> [YOUR TASK]: Please restate exactly what appears in the records below from the first line to the line where "Answer: $5056$" is, that line included.

> [LISTED ENTRIES]:
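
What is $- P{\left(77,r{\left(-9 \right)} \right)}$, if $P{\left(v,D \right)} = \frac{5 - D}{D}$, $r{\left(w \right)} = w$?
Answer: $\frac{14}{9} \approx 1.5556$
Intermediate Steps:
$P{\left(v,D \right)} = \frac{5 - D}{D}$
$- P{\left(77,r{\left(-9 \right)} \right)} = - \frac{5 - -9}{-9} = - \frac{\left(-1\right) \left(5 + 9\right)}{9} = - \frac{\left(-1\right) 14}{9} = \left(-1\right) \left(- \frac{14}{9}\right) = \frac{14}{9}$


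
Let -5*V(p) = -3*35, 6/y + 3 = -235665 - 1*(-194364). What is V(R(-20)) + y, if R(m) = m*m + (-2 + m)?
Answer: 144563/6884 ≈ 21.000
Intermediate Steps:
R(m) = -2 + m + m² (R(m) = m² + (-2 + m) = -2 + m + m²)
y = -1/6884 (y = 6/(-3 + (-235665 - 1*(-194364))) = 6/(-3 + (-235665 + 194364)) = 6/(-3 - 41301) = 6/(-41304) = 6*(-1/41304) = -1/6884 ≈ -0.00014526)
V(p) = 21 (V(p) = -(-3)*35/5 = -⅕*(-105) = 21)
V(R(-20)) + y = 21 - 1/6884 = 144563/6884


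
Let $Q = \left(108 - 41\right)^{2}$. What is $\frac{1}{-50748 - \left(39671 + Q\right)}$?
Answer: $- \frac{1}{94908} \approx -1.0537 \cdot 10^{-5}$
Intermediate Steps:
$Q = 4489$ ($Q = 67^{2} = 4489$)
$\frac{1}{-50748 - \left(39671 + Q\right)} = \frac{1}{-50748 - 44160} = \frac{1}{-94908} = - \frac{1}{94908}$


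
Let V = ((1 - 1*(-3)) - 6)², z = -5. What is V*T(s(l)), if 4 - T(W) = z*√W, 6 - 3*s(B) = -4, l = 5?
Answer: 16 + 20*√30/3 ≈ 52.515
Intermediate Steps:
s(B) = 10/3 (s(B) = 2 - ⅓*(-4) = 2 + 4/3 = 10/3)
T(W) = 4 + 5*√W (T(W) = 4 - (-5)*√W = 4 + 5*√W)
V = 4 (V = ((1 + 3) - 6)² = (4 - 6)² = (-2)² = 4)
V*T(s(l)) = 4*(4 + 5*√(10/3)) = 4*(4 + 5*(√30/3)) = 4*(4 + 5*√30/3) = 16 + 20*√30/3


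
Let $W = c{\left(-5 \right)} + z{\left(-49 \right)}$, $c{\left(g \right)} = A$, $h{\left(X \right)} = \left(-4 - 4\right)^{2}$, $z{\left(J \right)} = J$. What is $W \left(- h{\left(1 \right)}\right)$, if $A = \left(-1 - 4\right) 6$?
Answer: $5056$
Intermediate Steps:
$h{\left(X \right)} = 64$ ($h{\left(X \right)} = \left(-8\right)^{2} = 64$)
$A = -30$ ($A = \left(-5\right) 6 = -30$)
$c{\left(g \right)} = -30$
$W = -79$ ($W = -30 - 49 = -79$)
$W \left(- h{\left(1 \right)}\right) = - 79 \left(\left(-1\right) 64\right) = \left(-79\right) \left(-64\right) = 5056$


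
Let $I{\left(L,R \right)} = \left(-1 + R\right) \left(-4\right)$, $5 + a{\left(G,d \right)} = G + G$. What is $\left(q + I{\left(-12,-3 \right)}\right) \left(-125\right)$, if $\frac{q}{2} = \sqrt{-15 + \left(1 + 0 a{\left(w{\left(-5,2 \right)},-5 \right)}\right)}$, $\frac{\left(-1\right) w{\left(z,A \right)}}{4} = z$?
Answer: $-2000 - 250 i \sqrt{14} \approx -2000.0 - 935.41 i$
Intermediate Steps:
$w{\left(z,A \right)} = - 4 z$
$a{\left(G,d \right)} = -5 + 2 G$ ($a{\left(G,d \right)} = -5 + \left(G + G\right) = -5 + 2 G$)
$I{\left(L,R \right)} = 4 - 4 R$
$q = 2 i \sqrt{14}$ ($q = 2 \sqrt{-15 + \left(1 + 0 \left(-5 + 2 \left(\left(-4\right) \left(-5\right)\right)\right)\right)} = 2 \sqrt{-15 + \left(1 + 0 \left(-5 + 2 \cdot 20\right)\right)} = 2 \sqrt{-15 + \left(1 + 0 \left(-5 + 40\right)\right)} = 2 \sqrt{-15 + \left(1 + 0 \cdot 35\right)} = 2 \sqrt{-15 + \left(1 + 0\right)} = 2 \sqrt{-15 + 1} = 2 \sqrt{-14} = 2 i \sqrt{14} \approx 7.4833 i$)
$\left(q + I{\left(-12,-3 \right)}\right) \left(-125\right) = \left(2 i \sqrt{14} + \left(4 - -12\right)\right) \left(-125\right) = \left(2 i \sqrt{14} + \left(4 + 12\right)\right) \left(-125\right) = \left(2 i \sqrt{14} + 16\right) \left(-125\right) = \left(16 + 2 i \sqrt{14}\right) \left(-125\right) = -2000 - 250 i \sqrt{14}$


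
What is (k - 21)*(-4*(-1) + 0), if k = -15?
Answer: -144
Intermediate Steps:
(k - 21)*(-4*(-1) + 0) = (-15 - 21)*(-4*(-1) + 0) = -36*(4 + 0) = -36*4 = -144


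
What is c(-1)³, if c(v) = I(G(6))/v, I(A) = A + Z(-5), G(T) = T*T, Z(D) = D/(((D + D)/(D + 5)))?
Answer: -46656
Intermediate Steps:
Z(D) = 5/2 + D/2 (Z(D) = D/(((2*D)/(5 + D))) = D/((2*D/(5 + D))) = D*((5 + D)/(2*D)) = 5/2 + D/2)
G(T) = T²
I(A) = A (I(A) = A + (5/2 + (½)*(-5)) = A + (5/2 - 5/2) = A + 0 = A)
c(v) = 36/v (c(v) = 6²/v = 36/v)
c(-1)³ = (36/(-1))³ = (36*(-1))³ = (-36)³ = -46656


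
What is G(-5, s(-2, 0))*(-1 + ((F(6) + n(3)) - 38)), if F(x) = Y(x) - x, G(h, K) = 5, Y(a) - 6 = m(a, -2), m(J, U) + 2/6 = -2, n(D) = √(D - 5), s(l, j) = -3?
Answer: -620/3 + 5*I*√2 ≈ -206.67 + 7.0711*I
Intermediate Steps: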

> [RESULT FOR THIS TASK]:
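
What is $- P{\left(77,r{\left(-9 \right)} \right)}$, if $P{\left(v,D \right)} = \frac{5 - D}{D}$, $r{\left(w \right)} = w$?
Answer: $\frac{14}{9} \approx 1.5556$
Intermediate Steps:
$P{\left(v,D \right)} = \frac{5 - D}{D}$
$- P{\left(77,r{\left(-9 \right)} \right)} = - \frac{5 - -9}{-9} = - \frac{\left(-1\right) \left(5 + 9\right)}{9} = - \frac{\left(-1\right) 14}{9} = \left(-1\right) \left(- \frac{14}{9}\right) = \frac{14}{9}$


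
Let -5*V(p) = -3*35, 6/y + 3 = -235665 - 1*(-194364). What is V(R(-20)) + y, if R(m) = m*m + (-2 + m)?
Answer: 144563/6884 ≈ 21.000
Intermediate Steps:
R(m) = -2 + m + m² (R(m) = m² + (-2 + m) = -2 + m + m²)
y = -1/6884 (y = 6/(-3 + (-235665 - 1*(-194364))) = 6/(-3 + (-235665 + 194364)) = 6/(-3 - 41301) = 6/(-41304) = 6*(-1/41304) = -1/6884 ≈ -0.00014526)
V(p) = 21 (V(p) = -(-3)*35/5 = -⅕*(-105) = 21)
V(R(-20)) + y = 21 - 1/6884 = 144563/6884


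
Let $Q = \left(108 - 41\right)^{2}$. What is $\frac{1}{-50748 - \left(39671 + Q\right)}$?
Answer: $- \frac{1}{94908} \approx -1.0537 \cdot 10^{-5}$
Intermediate Steps:
$Q = 4489$ ($Q = 67^{2} = 4489$)
$\frac{1}{-50748 - \left(39671 + Q\right)} = \frac{1}{-50748 - 44160} = \frac{1}{-94908} = - \frac{1}{94908}$


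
Let V = ((1 - 1*(-3)) - 6)², z = -5. What is V*T(s(l)), if 4 - T(W) = z*√W, 6 - 3*s(B) = -4, l = 5?
Answer: 16 + 20*√30/3 ≈ 52.515
Intermediate Steps:
s(B) = 10/3 (s(B) = 2 - ⅓*(-4) = 2 + 4/3 = 10/3)
T(W) = 4 + 5*√W (T(W) = 4 - (-5)*√W = 4 + 5*√W)
V = 4 (V = ((1 + 3) - 6)² = (4 - 6)² = (-2)² = 4)
V*T(s(l)) = 4*(4 + 5*√(10/3)) = 4*(4 + 5*(√30/3)) = 4*(4 + 5*√30/3) = 16 + 20*√30/3


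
Let $W = c{\left(-5 \right)} + z{\left(-49 \right)}$, $c{\left(g \right)} = A$, $h{\left(X \right)} = \left(-4 - 4\right)^{2}$, $z{\left(J \right)} = J$. What is $W \left(- h{\left(1 \right)}\right)$, if $A = \left(-1 - 4\right) 6$?
Answer: $5056$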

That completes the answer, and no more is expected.